┏━━
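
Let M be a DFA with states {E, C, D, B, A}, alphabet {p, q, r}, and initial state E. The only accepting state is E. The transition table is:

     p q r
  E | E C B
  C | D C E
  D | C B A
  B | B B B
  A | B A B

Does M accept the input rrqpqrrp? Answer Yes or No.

Trace: E -r-> B -r-> B -q-> B -p-> B -q-> B -r-> B -r-> B -p-> B
End state B is not accepting.

No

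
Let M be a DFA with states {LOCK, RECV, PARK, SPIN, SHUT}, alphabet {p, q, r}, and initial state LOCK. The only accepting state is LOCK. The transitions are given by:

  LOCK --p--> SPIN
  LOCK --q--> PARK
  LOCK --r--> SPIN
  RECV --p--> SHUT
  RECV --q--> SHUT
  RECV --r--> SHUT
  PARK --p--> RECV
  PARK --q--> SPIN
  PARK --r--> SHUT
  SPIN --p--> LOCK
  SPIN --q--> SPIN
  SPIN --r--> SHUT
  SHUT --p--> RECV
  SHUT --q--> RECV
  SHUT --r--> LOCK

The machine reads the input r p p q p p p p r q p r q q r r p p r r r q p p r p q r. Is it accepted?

start at LOCK
read 'r': LOCK → SPIN
read 'p': SPIN → LOCK
read 'p': LOCK → SPIN
read 'q': SPIN → SPIN
read 'p': SPIN → LOCK
read 'p': LOCK → SPIN
read 'p': SPIN → LOCK
read 'p': LOCK → SPIN
read 'r': SPIN → SHUT
read 'q': SHUT → RECV
read 'p': RECV → SHUT
read 'r': SHUT → LOCK
read 'q': LOCK → PARK
read 'q': PARK → SPIN
read 'r': SPIN → SHUT
read 'r': SHUT → LOCK
read 'p': LOCK → SPIN
read 'p': SPIN → LOCK
read 'r': LOCK → SPIN
read 'r': SPIN → SHUT
read 'r': SHUT → LOCK
read 'q': LOCK → PARK
read 'p': PARK → RECV
read 'p': RECV → SHUT
read 'r': SHUT → LOCK
read 'p': LOCK → SPIN
read 'q': SPIN → SPIN
read 'r': SPIN → SHUT
End state SHUT is not accepting.

No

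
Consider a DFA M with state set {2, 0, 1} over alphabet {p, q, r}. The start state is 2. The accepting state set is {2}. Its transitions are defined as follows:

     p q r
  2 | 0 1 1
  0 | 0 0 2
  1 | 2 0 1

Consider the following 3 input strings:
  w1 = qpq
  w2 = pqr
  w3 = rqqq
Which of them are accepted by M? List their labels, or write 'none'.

w1: 2 → 1 → 2 → 1  → end 1, rejected
w2: 2 → 0 → 0 → 2  → end 2, accepted
w3: 2 → 1 → 0 → 0 → 0  → end 0, rejected

w2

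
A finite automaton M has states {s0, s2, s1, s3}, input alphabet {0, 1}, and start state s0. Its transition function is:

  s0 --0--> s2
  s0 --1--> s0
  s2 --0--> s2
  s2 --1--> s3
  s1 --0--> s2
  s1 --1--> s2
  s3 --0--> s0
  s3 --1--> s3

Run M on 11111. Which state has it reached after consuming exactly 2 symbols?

s0

s0 → s0 → s0
After 2 symbols: s0.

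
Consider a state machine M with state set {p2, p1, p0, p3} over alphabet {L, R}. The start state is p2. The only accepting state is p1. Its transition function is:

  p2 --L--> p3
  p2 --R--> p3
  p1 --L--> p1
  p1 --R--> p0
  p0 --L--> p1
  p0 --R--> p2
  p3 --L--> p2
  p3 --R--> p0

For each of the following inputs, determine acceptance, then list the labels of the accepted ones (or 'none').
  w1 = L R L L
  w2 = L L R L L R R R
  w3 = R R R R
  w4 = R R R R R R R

w1

w1: p2 → p3 → p0 → p1 → p1  → end p1, accepted
w2: p2 → p3 → p2 → p3 → p2 → p3 → p0 → p2 → p3  → end p3, rejected
w3: p2 → p3 → p0 → p2 → p3  → end p3, rejected
w4: p2 → p3 → p0 → p2 → p3 → p0 → p2 → p3  → end p3, rejected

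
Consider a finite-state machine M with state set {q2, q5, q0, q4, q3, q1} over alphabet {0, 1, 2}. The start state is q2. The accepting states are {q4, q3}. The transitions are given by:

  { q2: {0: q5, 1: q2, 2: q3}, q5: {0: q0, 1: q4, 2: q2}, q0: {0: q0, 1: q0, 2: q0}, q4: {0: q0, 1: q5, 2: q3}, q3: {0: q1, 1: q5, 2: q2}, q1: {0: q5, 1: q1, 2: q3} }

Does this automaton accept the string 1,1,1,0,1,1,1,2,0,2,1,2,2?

Trace: q2 -1-> q2 -1-> q2 -1-> q2 -0-> q5 -1-> q4 -1-> q5 -1-> q4 -2-> q3 -0-> q1 -2-> q3 -1-> q5 -2-> q2 -2-> q3
End state q3 is accepting.

Yes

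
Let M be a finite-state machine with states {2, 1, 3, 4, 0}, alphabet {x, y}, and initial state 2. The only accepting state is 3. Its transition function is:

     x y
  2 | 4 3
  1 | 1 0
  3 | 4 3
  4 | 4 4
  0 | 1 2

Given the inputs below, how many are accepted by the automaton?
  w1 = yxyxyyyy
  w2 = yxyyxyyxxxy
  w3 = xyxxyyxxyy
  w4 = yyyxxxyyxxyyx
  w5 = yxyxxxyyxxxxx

0

w1: Trace: 2 -y-> 3 -x-> 4 -y-> 4 -x-> 4 -y-> 4 -y-> 4 -y-> 4 -y-> 4  → end 4, rejected
w2: Trace: 2 -y-> 3 -x-> 4 -y-> 4 -y-> 4 -x-> 4 -y-> 4 -y-> 4 -x-> 4 -x-> 4 -x-> 4 -y-> 4  → end 4, rejected
w3: Trace: 2 -x-> 4 -y-> 4 -x-> 4 -x-> 4 -y-> 4 -y-> 4 -x-> 4 -x-> 4 -y-> 4 -y-> 4  → end 4, rejected
w4: Trace: 2 -y-> 3 -y-> 3 -y-> 3 -x-> 4 -x-> 4 -x-> 4 -y-> 4 -y-> 4 -x-> 4 -x-> 4 -y-> 4 -y-> 4 -x-> 4  → end 4, rejected
w5: Trace: 2 -y-> 3 -x-> 4 -y-> 4 -x-> 4 -x-> 4 -x-> 4 -y-> 4 -y-> 4 -x-> 4 -x-> 4 -x-> 4 -x-> 4 -x-> 4  → end 4, rejected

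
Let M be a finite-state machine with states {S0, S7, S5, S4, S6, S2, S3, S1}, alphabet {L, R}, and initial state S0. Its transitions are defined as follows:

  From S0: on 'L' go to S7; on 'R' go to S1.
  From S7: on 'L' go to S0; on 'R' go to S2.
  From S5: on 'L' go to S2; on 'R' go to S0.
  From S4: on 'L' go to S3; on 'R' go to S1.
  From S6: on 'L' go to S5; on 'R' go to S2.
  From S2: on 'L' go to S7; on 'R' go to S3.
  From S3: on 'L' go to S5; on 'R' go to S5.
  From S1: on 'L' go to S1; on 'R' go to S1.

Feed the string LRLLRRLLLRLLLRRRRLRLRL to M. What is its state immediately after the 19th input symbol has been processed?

S1

S0 → S7 → S2 → S7 → S0 → S1 → S1 → S1 → S1 → S1 → S1 → S1 → S1 → S1 → S1 → S1 → S1 → S1 → S1 → S1
After 19 symbols: S1.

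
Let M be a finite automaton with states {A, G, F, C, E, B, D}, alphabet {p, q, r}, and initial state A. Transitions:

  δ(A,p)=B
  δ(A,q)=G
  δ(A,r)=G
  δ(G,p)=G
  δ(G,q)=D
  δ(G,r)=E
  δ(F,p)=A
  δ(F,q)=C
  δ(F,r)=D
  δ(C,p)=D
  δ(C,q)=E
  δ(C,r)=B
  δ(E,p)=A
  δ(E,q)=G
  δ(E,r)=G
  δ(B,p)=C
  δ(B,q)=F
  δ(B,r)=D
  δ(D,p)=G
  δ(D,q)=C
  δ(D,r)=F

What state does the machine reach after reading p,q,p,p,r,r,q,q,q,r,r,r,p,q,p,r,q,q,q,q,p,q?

G

start at A
read 'p': A → B
read 'q': B → F
read 'p': F → A
read 'p': A → B
read 'r': B → D
read 'r': D → F
read 'q': F → C
read 'q': C → E
read 'q': E → G
read 'r': G → E
read 'r': E → G
read 'r': G → E
read 'p': E → A
read 'q': A → G
read 'p': G → G
read 'r': G → E
read 'q': E → G
read 'q': G → D
read 'q': D → C
read 'q': C → E
read 'p': E → A
read 'q': A → G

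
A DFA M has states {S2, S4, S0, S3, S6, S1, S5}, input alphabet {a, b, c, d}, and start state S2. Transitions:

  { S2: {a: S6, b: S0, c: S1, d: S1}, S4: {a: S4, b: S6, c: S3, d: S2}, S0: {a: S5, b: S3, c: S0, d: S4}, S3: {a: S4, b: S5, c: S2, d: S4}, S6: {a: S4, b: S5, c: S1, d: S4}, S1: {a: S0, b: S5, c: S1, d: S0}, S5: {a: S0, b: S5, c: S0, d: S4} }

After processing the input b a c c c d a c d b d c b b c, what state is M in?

start at S2
read 'b': S2 → S0
read 'a': S0 → S5
read 'c': S5 → S0
read 'c': S0 → S0
read 'c': S0 → S0
read 'd': S0 → S4
read 'a': S4 → S4
read 'c': S4 → S3
read 'd': S3 → S4
read 'b': S4 → S6
read 'd': S6 → S4
read 'c': S4 → S3
read 'b': S3 → S5
read 'b': S5 → S5
read 'c': S5 → S0

S0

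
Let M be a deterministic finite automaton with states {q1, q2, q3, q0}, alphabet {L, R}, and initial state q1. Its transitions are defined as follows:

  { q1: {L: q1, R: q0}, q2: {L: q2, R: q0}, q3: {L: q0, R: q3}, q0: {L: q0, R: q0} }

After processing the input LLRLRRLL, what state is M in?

q1 → q1 → q1 → q0 → q0 → q0 → q0 → q0 → q0

q0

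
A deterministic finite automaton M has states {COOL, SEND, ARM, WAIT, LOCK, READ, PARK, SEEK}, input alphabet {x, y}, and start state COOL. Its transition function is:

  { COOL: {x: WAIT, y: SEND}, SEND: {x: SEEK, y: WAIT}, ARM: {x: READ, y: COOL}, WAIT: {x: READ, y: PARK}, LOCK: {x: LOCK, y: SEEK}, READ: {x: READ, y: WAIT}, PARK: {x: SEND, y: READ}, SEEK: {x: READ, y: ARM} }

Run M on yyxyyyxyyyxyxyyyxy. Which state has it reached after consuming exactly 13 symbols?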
┗━━
→ Task: When a line above includes the word "inputs", please list that line.

→ Answer space:
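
For each of the following inputs, determine acceptance, then list the labels of the accepted ones (or 'none').
Given the inputs below, how many are accepted by the automaton?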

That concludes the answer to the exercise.